- _Requirement_:
Repeat the records in full, exactly.

- _Record set_:
[Start of section]

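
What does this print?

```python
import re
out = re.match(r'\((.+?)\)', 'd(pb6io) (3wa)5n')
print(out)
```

With `match`, the pattern is implicitly anchored at the beginning.
Here the string doesn't start with a match, so the call returns None.

None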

[End of section]

- _Answer box_:
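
What does this print?

```python
import re
out = re.match(r'\((.+?)\)', 'd(pb6io) (3wa)5n')
print(out)
```

With `match`, the pattern is implicitly anchored at the beginning.
Here the string doesn't start with a match, so the call returns None.

None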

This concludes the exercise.